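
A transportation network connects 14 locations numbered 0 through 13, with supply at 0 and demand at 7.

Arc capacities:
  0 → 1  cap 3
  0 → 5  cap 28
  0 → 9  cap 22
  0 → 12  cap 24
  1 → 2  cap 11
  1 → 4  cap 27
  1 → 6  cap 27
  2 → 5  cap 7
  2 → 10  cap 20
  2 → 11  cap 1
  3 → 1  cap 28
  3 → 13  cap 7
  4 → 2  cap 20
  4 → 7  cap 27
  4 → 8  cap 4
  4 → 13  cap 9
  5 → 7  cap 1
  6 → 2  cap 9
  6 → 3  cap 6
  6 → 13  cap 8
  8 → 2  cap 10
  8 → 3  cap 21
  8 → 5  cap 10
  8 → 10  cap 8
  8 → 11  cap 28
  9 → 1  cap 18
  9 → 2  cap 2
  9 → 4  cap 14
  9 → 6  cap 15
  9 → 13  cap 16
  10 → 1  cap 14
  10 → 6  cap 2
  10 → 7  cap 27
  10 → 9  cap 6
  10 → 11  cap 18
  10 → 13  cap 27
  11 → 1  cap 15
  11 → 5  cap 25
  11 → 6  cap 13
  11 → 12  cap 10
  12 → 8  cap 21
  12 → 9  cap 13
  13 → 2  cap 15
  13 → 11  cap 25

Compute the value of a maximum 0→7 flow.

augment #1: 0→5→7 bottleneck 1, total now 1
augment #2: 0→1→4→7 bottleneck 3, total now 4
augment #3: 0→9→4→7 bottleneck 14, total now 18
augment #4: 0→9→1→4→7 bottleneck 8, total now 26
augment #5: 0→12→8→10→7 bottleneck 8, total now 34
augment #6: 0→12→8→2→10→7 bottleneck 10, total now 44
augment #7: 0→12→9→1→4→7 bottleneck 2, total now 46
augment #8: 0→12→9→2→10→7 bottleneck 2, total now 48
augment #9: 0→12→9→1→2→10→7 bottleneck 2, total now 50

Maximum flow value: 50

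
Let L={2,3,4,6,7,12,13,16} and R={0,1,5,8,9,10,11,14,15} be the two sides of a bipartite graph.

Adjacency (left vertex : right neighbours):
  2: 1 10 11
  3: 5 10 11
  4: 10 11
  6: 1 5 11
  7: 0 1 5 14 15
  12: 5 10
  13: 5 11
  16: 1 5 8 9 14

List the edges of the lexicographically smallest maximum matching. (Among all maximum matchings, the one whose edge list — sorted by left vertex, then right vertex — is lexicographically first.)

|M| = 6 (so the lex-smallest maximum matching has 6 edges)
process left vertices in ascending order; for each, take the smallest-labelled available neighbour that still permits 6 edges overall, or leave it unmatched if none does
lex-smallest matching: {2-1, 3-5, 4-10, 6-11, 7-0, 16-8}

Lex-smallest maximum matching: {(2,1), (3,5), (4,10), (6,11), (7,0), (16,8)}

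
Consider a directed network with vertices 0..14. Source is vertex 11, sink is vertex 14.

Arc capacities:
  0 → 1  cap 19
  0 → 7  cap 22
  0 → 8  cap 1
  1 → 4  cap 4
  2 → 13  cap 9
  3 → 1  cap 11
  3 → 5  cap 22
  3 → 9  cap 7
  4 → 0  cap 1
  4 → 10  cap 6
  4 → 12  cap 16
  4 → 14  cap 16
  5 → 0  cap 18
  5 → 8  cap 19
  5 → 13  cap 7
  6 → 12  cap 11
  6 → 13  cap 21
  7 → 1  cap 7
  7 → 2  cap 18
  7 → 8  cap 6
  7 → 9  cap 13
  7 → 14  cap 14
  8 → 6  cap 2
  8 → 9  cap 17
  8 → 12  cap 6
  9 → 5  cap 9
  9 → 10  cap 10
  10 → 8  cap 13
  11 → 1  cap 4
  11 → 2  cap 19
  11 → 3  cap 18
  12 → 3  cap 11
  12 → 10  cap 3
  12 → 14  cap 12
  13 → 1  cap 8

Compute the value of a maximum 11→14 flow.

Maximum flow value: 22

augment #1: 11→1→4→14 bottleneck 4, total now 4
augment #2: 11→3→5→0→7→14 bottleneck 14, total now 18
augment #3: 11→3→5→8→12→14 bottleneck 4, total now 22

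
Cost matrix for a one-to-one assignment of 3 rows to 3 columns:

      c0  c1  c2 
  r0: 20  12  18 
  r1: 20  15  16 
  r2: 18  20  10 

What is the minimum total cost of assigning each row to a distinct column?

Minimum assignment cost: 42

optimal assignment: row0→col1 (cost 12), row1→col0 (cost 20), row2→col2 (cost 10)
total = 12 + 20 + 10 = 42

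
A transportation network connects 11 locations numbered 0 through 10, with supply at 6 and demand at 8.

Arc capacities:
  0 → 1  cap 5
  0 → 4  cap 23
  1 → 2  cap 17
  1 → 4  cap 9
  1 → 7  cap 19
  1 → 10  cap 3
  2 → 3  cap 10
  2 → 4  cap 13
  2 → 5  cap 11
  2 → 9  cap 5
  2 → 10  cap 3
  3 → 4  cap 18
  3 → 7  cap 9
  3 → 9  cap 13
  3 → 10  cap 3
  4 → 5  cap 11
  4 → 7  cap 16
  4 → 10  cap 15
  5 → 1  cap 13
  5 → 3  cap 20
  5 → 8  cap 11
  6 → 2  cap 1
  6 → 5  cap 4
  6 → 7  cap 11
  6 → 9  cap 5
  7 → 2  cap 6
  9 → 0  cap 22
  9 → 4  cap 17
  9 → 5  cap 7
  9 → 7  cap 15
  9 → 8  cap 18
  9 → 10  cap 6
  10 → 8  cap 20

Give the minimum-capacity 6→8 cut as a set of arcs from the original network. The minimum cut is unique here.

Min-cut arcs: {(6,2), (6,5), (6,9), (7,2)} (total capacity 16)

augment #1: 6→5→8 push 4
augment #2: 6→9→8 push 5
augment #3: 6→2→5→8 push 1
augment #4: 6→7→2→5→8 push 6
max flow = 16; residual-reachable set from 6 gives S-side
cut edges (S→T): {(6,2), (6,5), (6,9), (7,2)} total cap 16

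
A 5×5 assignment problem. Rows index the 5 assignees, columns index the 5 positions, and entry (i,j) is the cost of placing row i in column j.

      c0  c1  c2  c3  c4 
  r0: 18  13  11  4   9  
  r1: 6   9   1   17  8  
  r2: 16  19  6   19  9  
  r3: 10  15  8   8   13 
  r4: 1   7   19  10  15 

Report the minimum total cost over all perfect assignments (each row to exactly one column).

Minimum assignment cost: 30

optimal assignment: row0→col3 (cost 4), row1→col2 (cost 1), row2→col4 (cost 9), row3→col1 (cost 15), row4→col0 (cost 1)
total = 4 + 1 + 9 + 15 + 1 = 30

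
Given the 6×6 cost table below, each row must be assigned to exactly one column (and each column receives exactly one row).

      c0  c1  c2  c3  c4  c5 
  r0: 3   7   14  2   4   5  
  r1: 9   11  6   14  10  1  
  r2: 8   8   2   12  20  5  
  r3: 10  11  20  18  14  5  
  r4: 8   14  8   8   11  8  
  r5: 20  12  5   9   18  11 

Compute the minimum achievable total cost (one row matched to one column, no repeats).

Minimum assignment cost: 35

optimal assignment: row0→col4 (cost 4), row1→col5 (cost 1), row2→col2 (cost 2), row3→col1 (cost 11), row4→col0 (cost 8), row5→col3 (cost 9)
total = 4 + 1 + 2 + 11 + 8 + 9 = 35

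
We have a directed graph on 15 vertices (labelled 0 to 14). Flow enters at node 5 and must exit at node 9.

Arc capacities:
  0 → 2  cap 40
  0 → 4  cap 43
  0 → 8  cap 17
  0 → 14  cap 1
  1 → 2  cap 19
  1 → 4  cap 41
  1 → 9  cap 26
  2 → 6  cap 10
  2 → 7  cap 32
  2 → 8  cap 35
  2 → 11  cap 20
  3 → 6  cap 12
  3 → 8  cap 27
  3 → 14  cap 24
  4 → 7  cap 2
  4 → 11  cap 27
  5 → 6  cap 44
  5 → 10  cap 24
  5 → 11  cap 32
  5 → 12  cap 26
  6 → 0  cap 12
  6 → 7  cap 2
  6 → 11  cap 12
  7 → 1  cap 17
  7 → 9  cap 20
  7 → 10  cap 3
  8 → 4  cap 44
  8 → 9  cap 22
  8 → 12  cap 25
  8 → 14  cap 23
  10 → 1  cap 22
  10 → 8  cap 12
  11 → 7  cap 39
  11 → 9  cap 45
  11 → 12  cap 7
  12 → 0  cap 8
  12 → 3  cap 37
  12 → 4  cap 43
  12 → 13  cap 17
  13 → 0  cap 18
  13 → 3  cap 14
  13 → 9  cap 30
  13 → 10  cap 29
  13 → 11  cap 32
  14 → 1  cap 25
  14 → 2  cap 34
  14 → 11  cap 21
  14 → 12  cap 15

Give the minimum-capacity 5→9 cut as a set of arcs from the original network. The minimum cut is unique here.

Min-cut arcs: {(5,10), (5,11), (5,12), (6,0), (6,7), (6,11)} (total capacity 108)

augment #1: 5→11→9 push 32
augment #2: 5→6→7→9 push 2
augment #3: 5→6→11→9 push 12
augment #4: 5→10→1→9 push 22
augment #5: 5→10→8→9 push 2
augment #6: 5→12→13→9 push 17
augment #7: 5→6→0→8→9 push 12
augment #8: 5→12→0→8→9 push 5
augment #9: 5→12→3→8→9 push 3
augment #10: 5→12→4→7→9 push 1
max flow = 108; residual-reachable set from 5 gives S-side
cut edges (S→T): {(5,10), (5,11), (5,12), (6,0), (6,7), (6,11)} total cap 108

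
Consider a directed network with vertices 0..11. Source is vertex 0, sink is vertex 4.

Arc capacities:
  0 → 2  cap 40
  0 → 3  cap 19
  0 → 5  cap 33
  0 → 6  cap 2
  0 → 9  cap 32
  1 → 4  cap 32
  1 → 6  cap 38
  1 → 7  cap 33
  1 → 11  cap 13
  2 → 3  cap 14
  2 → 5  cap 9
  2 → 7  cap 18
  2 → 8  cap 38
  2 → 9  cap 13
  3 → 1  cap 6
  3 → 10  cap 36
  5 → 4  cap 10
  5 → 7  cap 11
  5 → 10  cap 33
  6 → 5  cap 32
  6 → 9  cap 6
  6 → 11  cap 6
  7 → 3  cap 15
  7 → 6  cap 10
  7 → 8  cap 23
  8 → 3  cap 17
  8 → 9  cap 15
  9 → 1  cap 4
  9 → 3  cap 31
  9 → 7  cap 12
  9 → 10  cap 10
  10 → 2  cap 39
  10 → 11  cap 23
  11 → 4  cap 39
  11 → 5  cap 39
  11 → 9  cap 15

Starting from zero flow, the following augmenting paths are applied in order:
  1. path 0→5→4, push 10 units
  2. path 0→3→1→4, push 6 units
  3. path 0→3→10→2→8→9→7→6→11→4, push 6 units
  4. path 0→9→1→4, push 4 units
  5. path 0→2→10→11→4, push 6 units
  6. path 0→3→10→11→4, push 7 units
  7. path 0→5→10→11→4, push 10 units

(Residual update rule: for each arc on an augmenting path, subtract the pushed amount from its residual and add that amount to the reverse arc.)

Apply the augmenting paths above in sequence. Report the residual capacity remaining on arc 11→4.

Residual capacity of (11,4): 10

after path 1 (0→5→4, push 10): res(11,4)=39
after path 2 (0→3→1→4, push 6): res(11,4)=39
after path 3 (0→3→10→2→8→9→7→6→11→4, push 6): res(11,4)=33
after path 4 (0→9→1→4, push 4): res(11,4)=33
after path 5 (0→2→10→11→4, push 6): res(11,4)=27
after path 6 (0→3→10→11→4, push 7): res(11,4)=20
after path 7 (0→5→10→11→4, push 10): res(11,4)=10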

------

— EXERCISE DETAILS —
Look through the records and copy down every line that holds "columns".

— ANSWER BOX —
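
Cost matrix for a one-to-one assignment of 3 rows to 3 columns:
A 5×5 assignment problem. Rows index the 5 assignees, columns index the 5 positions, and entry (i,j) is the cost of placing row i in column j.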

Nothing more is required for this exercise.